Your response should give back each record exactly, word for word.

EXTRACTED RECORDS.
⟨

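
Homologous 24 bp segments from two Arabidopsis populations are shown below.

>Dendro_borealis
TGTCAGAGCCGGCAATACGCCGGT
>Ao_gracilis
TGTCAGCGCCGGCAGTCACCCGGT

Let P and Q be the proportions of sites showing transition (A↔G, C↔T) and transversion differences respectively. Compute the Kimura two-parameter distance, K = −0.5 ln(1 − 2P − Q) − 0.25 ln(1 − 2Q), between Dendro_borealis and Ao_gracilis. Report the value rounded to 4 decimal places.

The sequences differ at positions 7 (A/C, transversion), 15 (A/G, transition), 17 (A/C, transversion), 18 (C/A, transversion), 19 (G/C, transversion).
Of the 5 differences, 1 transition and 4 transversions over 24 sites: P = 1/24 = 0.041667, Q = 4/24 = 0.166667.
d = −0.5·ln(0.749999) − 0.25·ln(0.666666) = −0.5·(-0.287683) − 0.25·(-0.405466) = 0.2452.

0.2452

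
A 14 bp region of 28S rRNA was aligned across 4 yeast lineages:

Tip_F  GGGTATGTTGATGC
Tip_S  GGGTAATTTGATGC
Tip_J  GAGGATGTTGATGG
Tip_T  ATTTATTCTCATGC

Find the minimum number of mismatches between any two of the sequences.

2

Pairwise Hamming distances:
  Tip_F vs Tip_S: 2
  Tip_F vs Tip_J: 3
  Tip_F vs Tip_T: 6
  Tip_S vs Tip_J: 5
  Tip_S vs Tip_T: 6
  Tip_J vs Tip_T: 8
The smallest is 2, between Tip_F and Tip_S.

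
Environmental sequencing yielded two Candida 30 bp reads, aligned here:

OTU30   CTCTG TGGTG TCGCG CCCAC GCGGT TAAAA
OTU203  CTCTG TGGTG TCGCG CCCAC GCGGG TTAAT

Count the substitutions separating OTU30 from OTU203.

3

The sequences differ at positions 25 (T/G), 27 (A/T), 30 (A/T).
That gives 3 mismatches out of 30 aligned sites, so the Hamming distance is 3.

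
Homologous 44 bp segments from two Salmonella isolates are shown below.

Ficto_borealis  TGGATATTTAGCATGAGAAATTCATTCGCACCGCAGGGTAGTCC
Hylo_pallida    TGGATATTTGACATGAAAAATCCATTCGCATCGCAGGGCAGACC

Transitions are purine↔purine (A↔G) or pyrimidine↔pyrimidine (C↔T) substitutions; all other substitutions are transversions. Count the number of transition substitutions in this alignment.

6

Mismatches occur at site 10 (A→G, transition), site 11 (G→A, transition), site 17 (G→A, transition), site 22 (T→C, transition), site 31 (C→T, transition), site 39 (T→C, transition), site 42 (T→A, transversion).
Of the 7 differences, 6 transitions and 1 transversion, so the answer is 6.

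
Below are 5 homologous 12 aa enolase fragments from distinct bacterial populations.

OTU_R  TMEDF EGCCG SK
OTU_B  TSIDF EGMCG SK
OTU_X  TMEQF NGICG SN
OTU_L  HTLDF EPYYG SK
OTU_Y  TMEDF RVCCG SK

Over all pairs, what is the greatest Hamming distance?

9

Pairwise Hamming distances:
  OTU_R vs OTU_B: 3
  OTU_R vs OTU_X: 4
  OTU_R vs OTU_L: 6
  OTU_R vs OTU_Y: 2
  OTU_B vs OTU_X: 6
  OTU_B vs OTU_L: 6
  OTU_B vs OTU_Y: 5
  OTU_X vs OTU_L: 9
  OTU_X vs OTU_Y: 5
  OTU_L vs OTU_Y: 7
The largest is 9, between OTU_X and OTU_L.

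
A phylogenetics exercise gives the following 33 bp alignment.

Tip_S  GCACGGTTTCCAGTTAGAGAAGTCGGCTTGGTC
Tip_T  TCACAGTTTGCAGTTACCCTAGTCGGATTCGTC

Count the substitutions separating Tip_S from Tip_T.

9

Differing sites — 1:G/T; 5:G/A; 10:C/G; 17:G/C; 18:A/C; 19:G/C; 20:A/T; 27:C/A; 30:G/C.
That gives 9 mismatches out of 33 aligned sites, so the Hamming distance is 9.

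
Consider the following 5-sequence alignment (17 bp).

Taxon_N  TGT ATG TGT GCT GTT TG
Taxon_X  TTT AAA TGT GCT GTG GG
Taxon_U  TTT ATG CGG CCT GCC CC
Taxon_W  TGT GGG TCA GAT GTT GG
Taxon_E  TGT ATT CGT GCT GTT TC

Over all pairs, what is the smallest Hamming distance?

Pairwise Hamming distances:
  Taxon_N vs Taxon_X: 5
  Taxon_N vs Taxon_U: 8
  Taxon_N vs Taxon_W: 6
  Taxon_N vs Taxon_E: 3
  Taxon_X vs Taxon_U: 9
  Taxon_X vs Taxon_W: 8
  Taxon_X vs Taxon_E: 7
  Taxon_U vs Taxon_W: 12
  Taxon_U vs Taxon_E: 7
  Taxon_W vs Taxon_E: 9
The smallest is 3, between Taxon_N and Taxon_E.

3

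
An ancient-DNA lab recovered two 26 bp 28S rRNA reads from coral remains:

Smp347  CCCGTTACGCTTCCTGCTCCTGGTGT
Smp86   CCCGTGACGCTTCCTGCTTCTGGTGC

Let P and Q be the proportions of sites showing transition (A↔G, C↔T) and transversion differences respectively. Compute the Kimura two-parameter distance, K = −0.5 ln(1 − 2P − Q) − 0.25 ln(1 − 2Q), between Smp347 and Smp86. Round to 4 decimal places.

0.1268

Differing sites — 6:T/G (Tv); 19:C/T (Ti); 26:T/C (Ti).
Of the 3 differences, 2 transitions and 1 transversion over 26 sites: P = 2/26 = 0.076923, Q = 1/26 = 0.038462.
d = −0.5·ln(0.807692) − 0.25·ln(0.923076) = −0.5·(-0.213574) − 0.25·(-0.080044) = 0.1268.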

⟩

FINAL ANSWER.
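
Homologous 24 bp segments from two Arabidopsis populations are shown below.

>Dendro_borealis
TGTCAGAGCCGGCAATACGCCGGT
>Ao_gracilis
TGTCAGCGCCGGCAGTCACCCGGT

Let P and Q be the proportions of sites showing transition (A↔G, C↔T) and transversion differences respectively. Compute the Kimura two-parameter distance, K = −0.5 ln(1 − 2P − Q) − 0.25 ln(1 − 2Q), between Dendro_borealis and Ao_gracilis. Report the value rounded to 4 decimal places.

The sequences differ at positions 7 (A/C, transversion), 15 (A/G, transition), 17 (A/C, transversion), 18 (C/A, transversion), 19 (G/C, transversion).
Of the 5 differences, 1 transition and 4 transversions over 24 sites: P = 1/24 = 0.041667, Q = 4/24 = 0.166667.
d = −0.5·ln(0.749999) − 0.25·ln(0.666666) = −0.5·(-0.287683) − 0.25·(-0.405466) = 0.2452.

0.2452

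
A 14 bp region of 28S rRNA was aligned across 4 yeast lineages:

Tip_F  GGGTATGTTGATGC
Tip_S  GGGTAATTTGATGC
Tip_J  GAGGATGTTGATGG
Tip_T  ATTTATTCTCATGC

Find the minimum number of mismatches between any two of the sequences.

2

Pairwise Hamming distances:
  Tip_F vs Tip_S: 2
  Tip_F vs Tip_J: 3
  Tip_F vs Tip_T: 6
  Tip_S vs Tip_J: 5
  Tip_S vs Tip_T: 6
  Tip_J vs Tip_T: 8
The smallest is 2, between Tip_F and Tip_S.

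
Environmental sequencing yielded two Candida 30 bp reads, aligned here:

OTU30   CTCTG TGGTG TCGCG CCCAC GCGGT TAAAA
OTU203  CTCTG TGGTG TCGCG CCCAC GCGGG TTAAT

Count the substitutions separating OTU30 from OTU203.

3

The sequences differ at positions 25 (T/G), 27 (A/T), 30 (A/T).
That gives 3 mismatches out of 30 aligned sites, so the Hamming distance is 3.

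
Homologous 44 bp segments from two Salmonella isolates are shown below.

Ficto_borealis  TGGATATTTAGCATGAGAAATTCATTCGCACCGCAGGGTAGTCC
Hylo_pallida    TGGATATTTGACATGAAAAATCCATTCGCATCGCAGGGCAGACC

Transitions are purine↔purine (A↔G) or pyrimidine↔pyrimidine (C↔T) substitutions; all other substitutions are transversions. Count the number of transition substitutions in this alignment.

6

Mismatches occur at site 10 (A→G, transition), site 11 (G→A, transition), site 17 (G→A, transition), site 22 (T→C, transition), site 31 (C→T, transition), site 39 (T→C, transition), site 42 (T→A, transversion).
Of the 7 differences, 6 transitions and 1 transversion, so the answer is 6.

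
Below are 5 homologous 12 aa enolase fragments from distinct bacterial populations.

OTU_R  TMEDF EGCCG SK
OTU_B  TSIDF EGMCG SK
OTU_X  TMEQF NGICG SN
OTU_L  HTLDF EPYYG SK
OTU_Y  TMEDF RVCCG SK

Over all pairs, what is the greatest Hamming distance?

9

Pairwise Hamming distances:
  OTU_R vs OTU_B: 3
  OTU_R vs OTU_X: 4
  OTU_R vs OTU_L: 6
  OTU_R vs OTU_Y: 2
  OTU_B vs OTU_X: 6
  OTU_B vs OTU_L: 6
  OTU_B vs OTU_Y: 5
  OTU_X vs OTU_L: 9
  OTU_X vs OTU_Y: 5
  OTU_L vs OTU_Y: 7
The largest is 9, between OTU_X and OTU_L.

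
A phylogenetics exercise gives the following 33 bp alignment.

Tip_S  GCACGGTTTCCAGTTAGAGAAGTCGGCTTGGTC
Tip_T  TCACAGTTTGCAGTTACCCTAGTCGGATTCGTC

Count the substitutions separating Tip_S from Tip_T.

9

Differing sites — 1:G/T; 5:G/A; 10:C/G; 17:G/C; 18:A/C; 19:G/C; 20:A/T; 27:C/A; 30:G/C.
That gives 9 mismatches out of 33 aligned sites, so the Hamming distance is 9.

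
Consider the following 5-sequence alignment (17 bp).

Taxon_N  TGT ATG TGT GCT GTT TG
Taxon_X  TTT AAA TGT GCT GTG GG
Taxon_U  TTT ATG CGG CCT GCC CC
Taxon_W  TGT GGG TCA GAT GTT GG
Taxon_E  TGT ATT CGT GCT GTT TC

Over all pairs, what is the smallest Hamming distance?

Pairwise Hamming distances:
  Taxon_N vs Taxon_X: 5
  Taxon_N vs Taxon_U: 8
  Taxon_N vs Taxon_W: 6
  Taxon_N vs Taxon_E: 3
  Taxon_X vs Taxon_U: 9
  Taxon_X vs Taxon_W: 8
  Taxon_X vs Taxon_E: 7
  Taxon_U vs Taxon_W: 12
  Taxon_U vs Taxon_E: 7
  Taxon_W vs Taxon_E: 9
The smallest is 3, between Taxon_N and Taxon_E.

3

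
An ancient-DNA lab recovered two 26 bp 28S rRNA reads from coral remains:

Smp347  CCCGTTACGCTTCCTGCTCCTGGTGT
Smp86   CCCGTGACGCTTCCTGCTTCTGGTGC

Let P and Q be the proportions of sites showing transition (A↔G, C↔T) and transversion differences respectively. Compute the Kimura two-parameter distance, K = −0.5 ln(1 − 2P − Q) − 0.25 ln(1 − 2Q), between Smp347 and Smp86. Round to 4 decimal places.

0.1268

Differing sites — 6:T/G (Tv); 19:C/T (Ti); 26:T/C (Ti).
Of the 3 differences, 2 transitions and 1 transversion over 26 sites: P = 2/26 = 0.076923, Q = 1/26 = 0.038462.
d = −0.5·ln(0.807692) − 0.25·ln(0.923076) = −0.5·(-0.213574) − 0.25·(-0.080044) = 0.1268.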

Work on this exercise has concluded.